Take from the material every line that contains the word "Consider".

★ ★ ★ ★ ★

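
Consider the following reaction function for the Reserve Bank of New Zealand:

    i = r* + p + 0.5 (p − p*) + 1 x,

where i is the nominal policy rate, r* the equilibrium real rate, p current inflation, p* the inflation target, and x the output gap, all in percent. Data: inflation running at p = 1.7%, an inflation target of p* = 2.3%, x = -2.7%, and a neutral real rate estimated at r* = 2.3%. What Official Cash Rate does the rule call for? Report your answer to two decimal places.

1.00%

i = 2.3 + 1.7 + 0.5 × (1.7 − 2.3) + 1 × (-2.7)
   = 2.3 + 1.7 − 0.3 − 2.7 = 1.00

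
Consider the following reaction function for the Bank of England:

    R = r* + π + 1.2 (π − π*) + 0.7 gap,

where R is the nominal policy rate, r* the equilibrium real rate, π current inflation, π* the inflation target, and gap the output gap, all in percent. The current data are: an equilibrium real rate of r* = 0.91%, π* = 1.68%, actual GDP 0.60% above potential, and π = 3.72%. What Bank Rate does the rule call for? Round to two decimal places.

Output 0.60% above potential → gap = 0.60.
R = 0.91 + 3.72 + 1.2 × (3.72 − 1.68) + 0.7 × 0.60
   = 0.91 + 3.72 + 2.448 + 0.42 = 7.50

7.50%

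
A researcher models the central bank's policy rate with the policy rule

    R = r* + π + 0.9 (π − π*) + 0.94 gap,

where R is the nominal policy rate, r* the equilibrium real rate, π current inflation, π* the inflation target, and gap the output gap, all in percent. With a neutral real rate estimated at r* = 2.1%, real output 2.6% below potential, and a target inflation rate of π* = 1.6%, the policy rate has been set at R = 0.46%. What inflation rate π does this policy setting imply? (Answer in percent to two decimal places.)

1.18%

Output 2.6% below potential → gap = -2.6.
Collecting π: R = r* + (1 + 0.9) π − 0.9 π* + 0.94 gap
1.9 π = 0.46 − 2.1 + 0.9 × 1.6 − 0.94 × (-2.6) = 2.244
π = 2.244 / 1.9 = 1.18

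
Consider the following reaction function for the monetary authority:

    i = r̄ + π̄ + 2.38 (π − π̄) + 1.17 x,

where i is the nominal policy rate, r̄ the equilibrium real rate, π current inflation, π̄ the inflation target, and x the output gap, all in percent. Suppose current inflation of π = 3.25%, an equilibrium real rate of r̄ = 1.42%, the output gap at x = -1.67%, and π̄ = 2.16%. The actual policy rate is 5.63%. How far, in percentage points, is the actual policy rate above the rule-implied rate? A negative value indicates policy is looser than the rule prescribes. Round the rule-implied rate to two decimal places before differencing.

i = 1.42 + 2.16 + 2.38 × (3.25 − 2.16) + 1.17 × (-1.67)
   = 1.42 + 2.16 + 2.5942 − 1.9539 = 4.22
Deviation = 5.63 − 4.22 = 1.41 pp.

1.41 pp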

★ ★ ★ ★ ★

* Problem solution
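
Consider the following reaction function for the Reserve Bank of New Zealand:
Consider the following reaction function for the Bank of England:
Consider the following reaction function for the monetary authority: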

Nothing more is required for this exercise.